═════ Records for the task ═════
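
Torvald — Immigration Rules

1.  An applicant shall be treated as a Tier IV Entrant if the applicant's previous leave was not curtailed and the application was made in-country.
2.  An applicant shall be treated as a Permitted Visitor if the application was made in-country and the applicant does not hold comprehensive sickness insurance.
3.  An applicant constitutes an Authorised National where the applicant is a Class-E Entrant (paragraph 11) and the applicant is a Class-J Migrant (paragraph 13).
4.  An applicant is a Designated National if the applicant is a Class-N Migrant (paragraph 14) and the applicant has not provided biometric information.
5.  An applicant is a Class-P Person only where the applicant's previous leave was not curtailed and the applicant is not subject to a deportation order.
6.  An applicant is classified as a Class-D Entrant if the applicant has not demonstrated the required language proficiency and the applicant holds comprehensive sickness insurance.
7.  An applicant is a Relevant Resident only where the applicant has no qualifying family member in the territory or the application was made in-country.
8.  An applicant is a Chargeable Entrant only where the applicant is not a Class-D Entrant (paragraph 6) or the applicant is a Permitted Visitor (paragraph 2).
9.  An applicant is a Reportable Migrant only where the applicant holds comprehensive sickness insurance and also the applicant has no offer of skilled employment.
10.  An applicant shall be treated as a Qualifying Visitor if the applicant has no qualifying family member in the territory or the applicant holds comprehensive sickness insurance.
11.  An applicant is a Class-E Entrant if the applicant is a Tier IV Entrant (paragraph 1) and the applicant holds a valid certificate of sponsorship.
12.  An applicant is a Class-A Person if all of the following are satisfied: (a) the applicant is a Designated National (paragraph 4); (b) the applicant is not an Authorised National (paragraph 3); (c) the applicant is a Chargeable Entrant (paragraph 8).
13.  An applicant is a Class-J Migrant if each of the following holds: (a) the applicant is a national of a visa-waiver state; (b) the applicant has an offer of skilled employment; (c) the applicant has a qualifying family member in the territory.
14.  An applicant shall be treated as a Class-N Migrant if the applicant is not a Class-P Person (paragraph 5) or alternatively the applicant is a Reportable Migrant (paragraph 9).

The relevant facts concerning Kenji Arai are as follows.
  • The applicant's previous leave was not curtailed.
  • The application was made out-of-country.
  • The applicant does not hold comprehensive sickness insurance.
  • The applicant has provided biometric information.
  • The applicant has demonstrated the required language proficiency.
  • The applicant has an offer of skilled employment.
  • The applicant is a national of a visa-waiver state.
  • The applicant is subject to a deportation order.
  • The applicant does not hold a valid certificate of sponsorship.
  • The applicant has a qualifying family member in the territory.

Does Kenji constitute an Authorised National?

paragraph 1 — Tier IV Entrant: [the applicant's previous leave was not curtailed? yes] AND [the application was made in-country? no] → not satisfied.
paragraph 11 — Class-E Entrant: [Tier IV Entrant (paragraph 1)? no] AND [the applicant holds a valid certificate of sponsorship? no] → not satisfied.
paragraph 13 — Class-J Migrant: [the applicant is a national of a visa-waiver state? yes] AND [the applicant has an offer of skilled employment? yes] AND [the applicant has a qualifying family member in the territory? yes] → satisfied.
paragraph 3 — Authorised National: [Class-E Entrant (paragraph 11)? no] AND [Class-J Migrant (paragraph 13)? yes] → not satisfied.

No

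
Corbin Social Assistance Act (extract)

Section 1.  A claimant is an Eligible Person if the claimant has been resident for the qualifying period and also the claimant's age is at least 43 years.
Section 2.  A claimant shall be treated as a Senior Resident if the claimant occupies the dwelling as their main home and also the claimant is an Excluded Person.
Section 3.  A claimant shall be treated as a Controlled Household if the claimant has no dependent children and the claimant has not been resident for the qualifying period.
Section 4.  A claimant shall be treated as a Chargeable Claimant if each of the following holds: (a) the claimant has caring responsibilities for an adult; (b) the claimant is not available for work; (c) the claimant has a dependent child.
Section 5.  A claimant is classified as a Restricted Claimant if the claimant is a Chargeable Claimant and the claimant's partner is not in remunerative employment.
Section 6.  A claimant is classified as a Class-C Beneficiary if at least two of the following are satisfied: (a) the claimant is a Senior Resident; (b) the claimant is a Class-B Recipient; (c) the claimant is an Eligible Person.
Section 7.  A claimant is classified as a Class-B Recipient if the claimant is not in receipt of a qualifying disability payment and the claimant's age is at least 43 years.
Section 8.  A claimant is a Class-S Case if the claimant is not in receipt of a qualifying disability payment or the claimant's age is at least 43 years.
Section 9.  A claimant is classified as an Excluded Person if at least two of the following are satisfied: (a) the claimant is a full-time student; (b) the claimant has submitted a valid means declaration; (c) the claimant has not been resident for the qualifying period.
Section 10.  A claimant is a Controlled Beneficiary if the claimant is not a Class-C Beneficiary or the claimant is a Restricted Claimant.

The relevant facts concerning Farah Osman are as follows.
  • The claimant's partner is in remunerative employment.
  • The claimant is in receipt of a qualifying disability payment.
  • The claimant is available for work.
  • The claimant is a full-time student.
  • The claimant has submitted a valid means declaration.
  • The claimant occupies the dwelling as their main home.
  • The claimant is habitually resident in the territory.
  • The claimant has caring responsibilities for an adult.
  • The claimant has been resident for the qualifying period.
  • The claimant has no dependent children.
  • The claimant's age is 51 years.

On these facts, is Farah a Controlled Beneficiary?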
═════
Exercise goal ▸ Retype the portion of the data above that starts on the line with "no offer of skilled employment." and finishes on the line with "holds a valid certificate of sponsorship.", including both of those lines.

Response for this exercise ▸
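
9.  An applicant is a Reportable Migrant only where the applicant holds comprehensive sickness insurance and also the applicant has no offer of skilled employment.
10.  An applicant shall be treated as a Qualifying Visitor if the applicant has no qualifying family member in the territory or the applicant holds comprehensive sickness insurance.
11.  An applicant is a Class-E Entrant if the applicant is a Tier IV Entrant (paragraph 1) and the applicant holds a valid certificate of sponsorship.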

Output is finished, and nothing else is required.